What you need to do: I would like you to return all of the records exactly as they stand.
>>
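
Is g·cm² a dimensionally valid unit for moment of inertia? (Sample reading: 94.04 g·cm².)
Yes

moment of inertia has SI base units: kg * m^2
g·cm² reduces to the same SI base units, so it is a valid unit for moment of inertia.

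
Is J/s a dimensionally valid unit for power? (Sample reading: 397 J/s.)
Yes

power has SI base units: kg * m^2 / s^3
J/s reduces to the same SI base units, so it is a valid unit for power.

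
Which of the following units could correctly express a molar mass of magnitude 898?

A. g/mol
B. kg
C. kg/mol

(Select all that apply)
A, C

molar mass has SI base units: kg / mol

Checking each option against kg / mol:
  A. g/mol: ✓ matches
  B. kg: ✗ does not match
  C. kg/mol: ✓ matches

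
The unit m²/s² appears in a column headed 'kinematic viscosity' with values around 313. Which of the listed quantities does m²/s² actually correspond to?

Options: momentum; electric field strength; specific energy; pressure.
specific energy

kinematic viscosity should have units dimensionally equivalent to m^2 / s (e.g. m²/s).
The given unit 'm²/s²' reduces to m^2 / s^2. Of the listed options, that is the dimensionality of specific energy.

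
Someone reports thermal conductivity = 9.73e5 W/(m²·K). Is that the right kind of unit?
No

thermal conductivity has SI base units: kg * m / (s^3 * K)
W/(m²·K) does NOT reduce to kg * m / (s^3 * K); a valid unit for thermal conductivity would be e.g. W/(m·K).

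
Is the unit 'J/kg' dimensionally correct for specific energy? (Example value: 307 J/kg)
Yes

specific energy has SI base units: m^2 / s^2
J/kg reduces to the same SI base units, so it is a valid unit for specific energy.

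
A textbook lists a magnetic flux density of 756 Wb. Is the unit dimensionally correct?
No

magnetic flux density has SI base units: kg / (A * s^2)
Wb does NOT reduce to kg / (A * s^2); a valid unit for magnetic flux density would be e.g. T.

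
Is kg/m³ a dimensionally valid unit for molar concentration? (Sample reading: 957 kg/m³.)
No

molar concentration has SI base units: mol / m^3
kg/m³ does NOT reduce to mol / m^3; a valid unit for molar concentration would be e.g. mol/m³.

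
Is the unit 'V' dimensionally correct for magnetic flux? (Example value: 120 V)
No

magnetic flux has SI base units: kg * m^2 / (A * s^2)
V does NOT reduce to kg * m^2 / (A * s^2); a valid unit for magnetic flux would be e.g. Wb.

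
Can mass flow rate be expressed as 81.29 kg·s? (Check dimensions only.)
No

mass flow rate has SI base units: kg / s
kg·s does NOT reduce to kg / s; a valid unit for mass flow rate would be e.g. kg/s.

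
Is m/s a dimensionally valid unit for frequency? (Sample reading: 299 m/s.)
No

frequency has SI base units: 1 / s
m/s does NOT reduce to 1 / s; a valid unit for frequency would be e.g. Hz.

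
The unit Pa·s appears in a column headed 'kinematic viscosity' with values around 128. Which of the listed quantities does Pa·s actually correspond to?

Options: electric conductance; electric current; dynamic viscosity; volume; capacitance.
dynamic viscosity

kinematic viscosity should have units dimensionally equivalent to m^2 / s (e.g. m²/s).
The given unit 'Pa·s' reduces to kg / (m * s). Of the listed options, that is the dimensionality of dynamic viscosity.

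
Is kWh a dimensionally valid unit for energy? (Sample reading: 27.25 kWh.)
Yes

energy has SI base units: kg * m^2 / s^2
kWh reduces to the same SI base units, so it is a valid unit for energy.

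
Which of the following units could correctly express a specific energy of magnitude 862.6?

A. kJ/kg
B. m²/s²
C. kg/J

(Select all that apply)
A, B

specific energy has SI base units: m^2 / s^2

Checking each option against m^2 / s^2:
  A. kJ/kg: ✓ matches
  B. m²/s²: ✓ matches
  C. kg/J: ✗ does not match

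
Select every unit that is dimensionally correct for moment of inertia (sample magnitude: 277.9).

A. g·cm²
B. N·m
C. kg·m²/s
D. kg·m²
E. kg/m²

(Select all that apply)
A, D

moment of inertia has SI base units: kg * m^2

Checking each option against kg * m^2:
  A. g·cm²: ✓ matches
  B. N·m: ✗ does not match
  C. kg·m²/s: ✗ does not match
  D. kg·m²: ✓ matches
  E. kg/m²: ✗ does not match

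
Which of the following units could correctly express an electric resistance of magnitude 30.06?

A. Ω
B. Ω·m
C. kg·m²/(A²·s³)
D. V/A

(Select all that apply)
A, C, D

electric resistance has SI base units: kg * m^2 / (A^2 * s^3)

Checking each option against kg * m^2 / (A^2 * s^3):
  A. Ω: ✓ matches
  B. Ω·m: ✗ does not match
  C. kg·m²/(A²·s³): ✓ matches
  D. V/A: ✓ matches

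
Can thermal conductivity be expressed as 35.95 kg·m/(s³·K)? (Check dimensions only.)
Yes

thermal conductivity has SI base units: kg * m / (s^3 * K)
kg·m/(s³·K) reduces to the same SI base units, so it is a valid unit for thermal conductivity.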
<<
Response to the task:
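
Is g·cm² a dimensionally valid unit for moment of inertia? (Sample reading: 94.04 g·cm².)
Yes

moment of inertia has SI base units: kg * m^2
g·cm² reduces to the same SI base units, so it is a valid unit for moment of inertia.

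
Is J/s a dimensionally valid unit for power? (Sample reading: 397 J/s.)
Yes

power has SI base units: kg * m^2 / s^3
J/s reduces to the same SI base units, so it is a valid unit for power.

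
Which of the following units could correctly express a molar mass of magnitude 898?

A. g/mol
B. kg
C. kg/mol

(Select all that apply)
A, C

molar mass has SI base units: kg / mol

Checking each option against kg / mol:
  A. g/mol: ✓ matches
  B. kg: ✗ does not match
  C. kg/mol: ✓ matches

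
The unit m²/s² appears in a column headed 'kinematic viscosity' with values around 313. Which of the listed quantities does m²/s² actually correspond to?

Options: momentum; electric field strength; specific energy; pressure.
specific energy

kinematic viscosity should have units dimensionally equivalent to m^2 / s (e.g. m²/s).
The given unit 'm²/s²' reduces to m^2 / s^2. Of the listed options, that is the dimensionality of specific energy.

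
Someone reports thermal conductivity = 9.73e5 W/(m²·K). Is that the right kind of unit?
No

thermal conductivity has SI base units: kg * m / (s^3 * K)
W/(m²·K) does NOT reduce to kg * m / (s^3 * K); a valid unit for thermal conductivity would be e.g. W/(m·K).

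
Is the unit 'J/kg' dimensionally correct for specific energy? (Example value: 307 J/kg)
Yes

specific energy has SI base units: m^2 / s^2
J/kg reduces to the same SI base units, so it is a valid unit for specific energy.

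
A textbook lists a magnetic flux density of 756 Wb. Is the unit dimensionally correct?
No

magnetic flux density has SI base units: kg / (A * s^2)
Wb does NOT reduce to kg / (A * s^2); a valid unit for magnetic flux density would be e.g. T.

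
Is kg/m³ a dimensionally valid unit for molar concentration? (Sample reading: 957 kg/m³.)
No

molar concentration has SI base units: mol / m^3
kg/m³ does NOT reduce to mol / m^3; a valid unit for molar concentration would be e.g. mol/m³.

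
Is the unit 'V' dimensionally correct for magnetic flux? (Example value: 120 V)
No

magnetic flux has SI base units: kg * m^2 / (A * s^2)
V does NOT reduce to kg * m^2 / (A * s^2); a valid unit for magnetic flux would be e.g. Wb.

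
Can mass flow rate be expressed as 81.29 kg·s? (Check dimensions only.)
No

mass flow rate has SI base units: kg / s
kg·s does NOT reduce to kg / s; a valid unit for mass flow rate would be e.g. kg/s.

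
Is m/s a dimensionally valid unit for frequency? (Sample reading: 299 m/s.)
No

frequency has SI base units: 1 / s
m/s does NOT reduce to 1 / s; a valid unit for frequency would be e.g. Hz.

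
The unit Pa·s appears in a column headed 'kinematic viscosity' with values around 128. Which of the listed quantities does Pa·s actually correspond to?

Options: electric conductance; electric current; dynamic viscosity; volume; capacitance.
dynamic viscosity

kinematic viscosity should have units dimensionally equivalent to m^2 / s (e.g. m²/s).
The given unit 'Pa·s' reduces to kg / (m * s). Of the listed options, that is the dimensionality of dynamic viscosity.

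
Is kWh a dimensionally valid unit for energy? (Sample reading: 27.25 kWh.)
Yes

energy has SI base units: kg * m^2 / s^2
kWh reduces to the same SI base units, so it is a valid unit for energy.

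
Which of the following units could correctly express a specific energy of magnitude 862.6?

A. kJ/kg
B. m²/s²
C. kg/J

(Select all that apply)
A, B

specific energy has SI base units: m^2 / s^2

Checking each option against m^2 / s^2:
  A. kJ/kg: ✓ matches
  B. m²/s²: ✓ matches
  C. kg/J: ✗ does not match

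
Select every unit that is dimensionally correct for moment of inertia (sample magnitude: 277.9).

A. g·cm²
B. N·m
C. kg·m²/s
D. kg·m²
E. kg/m²

(Select all that apply)
A, D

moment of inertia has SI base units: kg * m^2

Checking each option against kg * m^2:
  A. g·cm²: ✓ matches
  B. N·m: ✗ does not match
  C. kg·m²/s: ✗ does not match
  D. kg·m²: ✓ matches
  E. kg/m²: ✗ does not match

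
Which of the following units could correctly express an electric resistance of magnitude 30.06?

A. Ω
B. Ω·m
C. kg·m²/(A²·s³)
D. V/A

(Select all that apply)
A, C, D

electric resistance has SI base units: kg * m^2 / (A^2 * s^3)

Checking each option against kg * m^2 / (A^2 * s^3):
  A. Ω: ✓ matches
  B. Ω·m: ✗ does not match
  C. kg·m²/(A²·s³): ✓ matches
  D. V/A: ✓ matches

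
Can thermal conductivity be expressed as 35.95 kg·m/(s³·K)? (Check dimensions only.)
Yes

thermal conductivity has SI base units: kg * m / (s^3 * K)
kg·m/(s³·K) reduces to the same SI base units, so it is a valid unit for thermal conductivity.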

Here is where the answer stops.